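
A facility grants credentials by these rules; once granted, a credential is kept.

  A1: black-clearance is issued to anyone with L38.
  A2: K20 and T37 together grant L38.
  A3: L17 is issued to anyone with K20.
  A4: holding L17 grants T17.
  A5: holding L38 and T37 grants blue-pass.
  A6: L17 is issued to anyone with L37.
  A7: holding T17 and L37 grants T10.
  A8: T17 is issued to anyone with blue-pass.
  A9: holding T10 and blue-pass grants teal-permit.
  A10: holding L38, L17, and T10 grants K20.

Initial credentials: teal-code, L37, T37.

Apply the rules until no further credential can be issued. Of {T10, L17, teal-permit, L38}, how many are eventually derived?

2

Holding L37 grants L17 (A6).
Holding L17 grants T17 (A4).
Holding T17 and L37 grants T10 (A7).
T10: reached.
L17: reached.
teal-permit would need T10 and blue-pass (A9), but blue-pass is never granted.
L38 would need K20 and T37 (A2), but K20 is never granted.
Reached: T10 and L17 — 2 of the 4.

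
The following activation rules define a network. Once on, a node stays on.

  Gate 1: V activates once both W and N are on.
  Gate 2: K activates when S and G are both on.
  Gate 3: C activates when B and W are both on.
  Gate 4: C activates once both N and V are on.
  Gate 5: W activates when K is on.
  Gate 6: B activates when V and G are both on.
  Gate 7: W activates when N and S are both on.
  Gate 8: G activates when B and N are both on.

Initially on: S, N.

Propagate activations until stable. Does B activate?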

### TASK REQUIREMENTS
Copy only the lines in the listing that contain "anyone".

### EXERCISE RESPONSE
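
  A1: black-clearance is issued to anyone with L38.
  A3: L17 is issued to anyone with K20.
  A6: L17 is issued to anyone with L37.
  A8: T17 is issued to anyone with blue-pass.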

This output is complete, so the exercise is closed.